### ABOUT THIS EXERCISE
Reproduce the records exactly through the line with "H14 | L | A47 |".

BEGIN DATASET EXTRACT

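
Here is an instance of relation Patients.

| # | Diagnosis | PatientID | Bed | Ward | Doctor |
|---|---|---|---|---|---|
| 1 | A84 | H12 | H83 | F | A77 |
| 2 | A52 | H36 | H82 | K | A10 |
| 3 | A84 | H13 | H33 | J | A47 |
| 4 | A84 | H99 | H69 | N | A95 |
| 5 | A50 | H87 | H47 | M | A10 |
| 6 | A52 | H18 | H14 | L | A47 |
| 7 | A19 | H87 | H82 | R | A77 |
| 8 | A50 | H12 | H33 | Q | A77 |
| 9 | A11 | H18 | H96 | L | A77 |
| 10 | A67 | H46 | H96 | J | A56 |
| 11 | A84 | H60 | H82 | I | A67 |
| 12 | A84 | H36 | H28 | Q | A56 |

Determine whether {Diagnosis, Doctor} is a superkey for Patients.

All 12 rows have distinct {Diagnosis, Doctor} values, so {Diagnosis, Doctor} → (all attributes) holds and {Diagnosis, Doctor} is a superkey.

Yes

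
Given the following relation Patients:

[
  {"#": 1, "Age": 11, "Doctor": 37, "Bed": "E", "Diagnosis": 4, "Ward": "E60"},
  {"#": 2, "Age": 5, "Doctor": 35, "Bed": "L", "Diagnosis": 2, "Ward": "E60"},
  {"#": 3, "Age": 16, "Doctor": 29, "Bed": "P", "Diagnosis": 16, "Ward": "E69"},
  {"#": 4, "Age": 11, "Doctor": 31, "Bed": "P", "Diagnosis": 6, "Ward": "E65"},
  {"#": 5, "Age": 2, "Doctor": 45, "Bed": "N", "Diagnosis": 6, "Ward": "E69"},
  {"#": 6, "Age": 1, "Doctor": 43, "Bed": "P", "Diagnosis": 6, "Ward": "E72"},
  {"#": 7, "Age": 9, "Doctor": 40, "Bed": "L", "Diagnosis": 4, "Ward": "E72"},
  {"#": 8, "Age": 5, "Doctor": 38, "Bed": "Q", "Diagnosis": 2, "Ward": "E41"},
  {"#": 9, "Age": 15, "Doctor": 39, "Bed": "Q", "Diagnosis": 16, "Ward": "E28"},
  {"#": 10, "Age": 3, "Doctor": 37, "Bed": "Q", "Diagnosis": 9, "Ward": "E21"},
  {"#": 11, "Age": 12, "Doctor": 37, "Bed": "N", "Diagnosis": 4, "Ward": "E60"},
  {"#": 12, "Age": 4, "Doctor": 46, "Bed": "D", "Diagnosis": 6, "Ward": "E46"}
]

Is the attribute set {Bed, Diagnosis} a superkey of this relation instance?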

END DATASET EXTRACT

### RESPONSE BOX
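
Here is an instance of relation Patients.

| # | Diagnosis | PatientID | Bed | Ward | Doctor |
|---|---|---|---|---|---|
| 1 | A84 | H12 | H83 | F | A77 |
| 2 | A52 | H36 | H82 | K | A10 |
| 3 | A84 | H13 | H33 | J | A47 |
| 4 | A84 | H99 | H69 | N | A95 |
| 5 | A50 | H87 | H47 | M | A10 |
| 6 | A52 | H18 | H14 | L | A47 |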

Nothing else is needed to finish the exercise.